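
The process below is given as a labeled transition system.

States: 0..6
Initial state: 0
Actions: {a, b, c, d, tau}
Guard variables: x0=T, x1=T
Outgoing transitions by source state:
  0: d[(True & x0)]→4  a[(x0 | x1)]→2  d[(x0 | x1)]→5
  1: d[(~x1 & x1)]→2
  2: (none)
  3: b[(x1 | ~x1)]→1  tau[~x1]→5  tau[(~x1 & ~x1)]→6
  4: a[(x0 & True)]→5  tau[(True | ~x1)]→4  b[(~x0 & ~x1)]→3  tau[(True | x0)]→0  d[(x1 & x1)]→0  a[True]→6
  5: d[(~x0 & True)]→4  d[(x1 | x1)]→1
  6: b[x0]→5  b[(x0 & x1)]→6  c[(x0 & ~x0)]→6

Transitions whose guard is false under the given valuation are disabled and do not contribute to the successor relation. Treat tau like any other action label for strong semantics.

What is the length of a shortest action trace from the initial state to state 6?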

===

TASK DIRECTIONS
Which of the lines above hold the string "given"? Pick each of them out.

RESULT BELOW
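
The process below is given as a labeled transition system.
Transitions whose guard is false under the given valuation are disabled and do not contribute to the successor relation. Treat tau like any other action label for strong semantics.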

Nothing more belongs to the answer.